··· Exercise inputs ···
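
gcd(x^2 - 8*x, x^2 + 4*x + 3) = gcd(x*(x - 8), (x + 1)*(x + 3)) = 1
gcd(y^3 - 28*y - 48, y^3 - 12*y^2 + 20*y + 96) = y^2 - 4*y - 12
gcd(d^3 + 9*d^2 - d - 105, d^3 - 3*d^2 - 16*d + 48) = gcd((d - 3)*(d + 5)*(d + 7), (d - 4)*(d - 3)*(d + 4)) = d - 3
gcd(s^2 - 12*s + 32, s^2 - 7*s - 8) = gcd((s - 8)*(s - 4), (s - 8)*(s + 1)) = s - 8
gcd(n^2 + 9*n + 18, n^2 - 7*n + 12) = 1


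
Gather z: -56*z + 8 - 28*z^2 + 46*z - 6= -28*z^2 - 10*z + 2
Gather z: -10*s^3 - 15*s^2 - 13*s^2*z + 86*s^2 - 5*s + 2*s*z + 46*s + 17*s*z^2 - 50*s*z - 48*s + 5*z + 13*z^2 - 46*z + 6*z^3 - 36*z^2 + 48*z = -10*s^3 + 71*s^2 - 7*s + 6*z^3 + z^2*(17*s - 23) + z*(-13*s^2 - 48*s + 7)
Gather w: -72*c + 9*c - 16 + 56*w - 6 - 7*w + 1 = -63*c + 49*w - 21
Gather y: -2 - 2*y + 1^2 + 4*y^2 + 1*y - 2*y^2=2*y^2 - y - 1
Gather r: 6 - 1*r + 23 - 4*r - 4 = 25 - 5*r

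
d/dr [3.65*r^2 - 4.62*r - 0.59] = 7.3*r - 4.62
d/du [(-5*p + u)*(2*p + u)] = -3*p + 2*u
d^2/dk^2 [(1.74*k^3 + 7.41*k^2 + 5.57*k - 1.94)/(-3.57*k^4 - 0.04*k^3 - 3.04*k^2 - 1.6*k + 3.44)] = (-44.352252*k^9 - 566.638254*k^8 - 744.914772*k^7 + 782.158056*k^6 - 358.710096*k^5 - 1618.196928*k^4 - 1409.711392*k^3 - 22.4661120000002*k^2 - 414.817152*k - 186.180224)/(45.499293*k^12 + 1.529388*k^11 + 116.250624*k^10 + 63.780256*k^9 - 31.16436*k^8 + 102.35616*k^7 - 167.33888*k^6 - 75.738624*k^5 + 53.390784*k^4 - 94.876928*k^3 + 81.503232*k^2 + 56.80128*k - 40.707584)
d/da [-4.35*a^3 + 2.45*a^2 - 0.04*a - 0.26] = -13.05*a^2 + 4.9*a - 0.04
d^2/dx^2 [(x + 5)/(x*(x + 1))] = 2*(x^3 + 15*x^2 + 15*x + 5)/(x^3*(x^3 + 3*x^2 + 3*x + 1))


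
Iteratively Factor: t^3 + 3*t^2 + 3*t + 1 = (t + 1)*(t^2 + 2*t + 1) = (t + 1)^2*(t + 1)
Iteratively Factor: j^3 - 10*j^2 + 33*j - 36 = (j - 3)*(j^2 - 7*j + 12) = (j - 4)*(j - 3)*(j - 3)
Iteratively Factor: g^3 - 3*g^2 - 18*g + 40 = (g - 2)*(g^2 - g - 20) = (g - 5)*(g - 2)*(g + 4)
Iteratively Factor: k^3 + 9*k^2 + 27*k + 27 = (k + 3)*(k^2 + 6*k + 9) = (k + 3)^2*(k + 3)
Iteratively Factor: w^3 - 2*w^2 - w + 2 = (w + 1)*(w^2 - 3*w + 2) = (w - 2)*(w + 1)*(w - 1)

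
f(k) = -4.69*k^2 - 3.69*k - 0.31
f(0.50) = -3.33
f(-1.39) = -4.24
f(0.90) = -7.43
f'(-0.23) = -1.53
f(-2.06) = -12.61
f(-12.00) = -631.39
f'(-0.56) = 1.56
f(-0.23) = 0.29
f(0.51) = -3.41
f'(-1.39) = 9.35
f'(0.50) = -8.38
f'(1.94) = -21.89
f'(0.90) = -12.13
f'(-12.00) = 108.87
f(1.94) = -25.12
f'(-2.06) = 15.63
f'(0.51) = -8.47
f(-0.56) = 0.29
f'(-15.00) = 137.01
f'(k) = -9.38*k - 3.69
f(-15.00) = -1000.21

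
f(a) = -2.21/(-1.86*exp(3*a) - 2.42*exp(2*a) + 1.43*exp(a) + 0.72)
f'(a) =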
···
▸ **Aim of the exercise**
From the first line to the last, write out the data exactly.

▸ **Task response**
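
gcd(x^2 - 8*x, x^2 + 4*x + 3) = gcd(x*(x - 8), (x + 1)*(x + 3)) = 1
gcd(y^3 - 28*y - 48, y^3 - 12*y^2 + 20*y + 96) = y^2 - 4*y - 12
gcd(d^3 + 9*d^2 - d - 105, d^3 - 3*d^2 - 16*d + 48) = gcd((d - 3)*(d + 5)*(d + 7), (d - 4)*(d - 3)*(d + 4)) = d - 3
gcd(s^2 - 12*s + 32, s^2 - 7*s - 8) = gcd((s - 8)*(s - 4), (s - 8)*(s + 1)) = s - 8
gcd(n^2 + 9*n + 18, n^2 - 7*n + 12) = 1


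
Gather z: -56*z + 8 - 28*z^2 + 46*z - 6= -28*z^2 - 10*z + 2
Gather z: -10*s^3 - 15*s^2 - 13*s^2*z + 86*s^2 - 5*s + 2*s*z + 46*s + 17*s*z^2 - 50*s*z - 48*s + 5*z + 13*z^2 - 46*z + 6*z^3 - 36*z^2 + 48*z = -10*s^3 + 71*s^2 - 7*s + 6*z^3 + z^2*(17*s - 23) + z*(-13*s^2 - 48*s + 7)
Gather w: -72*c + 9*c - 16 + 56*w - 6 - 7*w + 1 = -63*c + 49*w - 21
Gather y: -2 - 2*y + 1^2 + 4*y^2 + 1*y - 2*y^2=2*y^2 - y - 1
Gather r: 6 - 1*r + 23 - 4*r - 4 = 25 - 5*r

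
d/dr [3.65*r^2 - 4.62*r - 0.59] = 7.3*r - 4.62
d/du [(-5*p + u)*(2*p + u)] = -3*p + 2*u
d^2/dk^2 [(1.74*k^3 + 7.41*k^2 + 5.57*k - 1.94)/(-3.57*k^4 - 0.04*k^3 - 3.04*k^2 - 1.6*k + 3.44)] = (-44.352252*k^9 - 566.638254*k^8 - 744.914772*k^7 + 782.158056*k^6 - 358.710096*k^5 - 1618.196928*k^4 - 1409.711392*k^3 - 22.4661120000002*k^2 - 414.817152*k - 186.180224)/(45.499293*k^12 + 1.529388*k^11 + 116.250624*k^10 + 63.780256*k^9 - 31.16436*k^8 + 102.35616*k^7 - 167.33888*k^6 - 75.738624*k^5 + 53.390784*k^4 - 94.876928*k^3 + 81.503232*k^2 + 56.80128*k - 40.707584)
d/da [-4.35*a^3 + 2.45*a^2 - 0.04*a - 0.26] = -13.05*a^2 + 4.9*a - 0.04
d^2/dx^2 [(x + 5)/(x*(x + 1))] = 2*(x^3 + 15*x^2 + 15*x + 5)/(x^3*(x^3 + 3*x^2 + 3*x + 1))


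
Iteratively Factor: t^3 + 3*t^2 + 3*t + 1 = (t + 1)*(t^2 + 2*t + 1) = (t + 1)^2*(t + 1)
Iteratively Factor: j^3 - 10*j^2 + 33*j - 36 = (j - 3)*(j^2 - 7*j + 12) = (j - 4)*(j - 3)*(j - 3)
Iteratively Factor: g^3 - 3*g^2 - 18*g + 40 = (g - 2)*(g^2 - g - 20) = (g - 5)*(g - 2)*(g + 4)
Iteratively Factor: k^3 + 9*k^2 + 27*k + 27 = (k + 3)*(k^2 + 6*k + 9) = (k + 3)^2*(k + 3)
Iteratively Factor: w^3 - 2*w^2 - w + 2 = (w + 1)*(w^2 - 3*w + 2) = (w - 2)*(w + 1)*(w - 1)

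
f(k) = -4.69*k^2 - 3.69*k - 0.31
f(0.50) = -3.33
f(-1.39) = -4.24
f(0.90) = -7.43
f'(-0.23) = -1.53
f(-2.06) = -12.61
f(-12.00) = -631.39
f'(-0.56) = 1.56
f(-0.23) = 0.29
f(0.51) = -3.41
f'(-1.39) = 9.35
f'(0.50) = -8.38
f'(1.94) = -21.89
f'(0.90) = -12.13
f'(-12.00) = 108.87
f(1.94) = -25.12
f'(-2.06) = 15.63
f'(0.51) = -8.47
f(-0.56) = 0.29
f'(-15.00) = 137.01
f'(k) = -9.38*k - 3.69
f(-15.00) = -1000.21

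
f(a) = -2.21/(-1.86*exp(3*a) - 2.42*exp(2*a) + 1.43*exp(a) + 0.72)
f'(a) =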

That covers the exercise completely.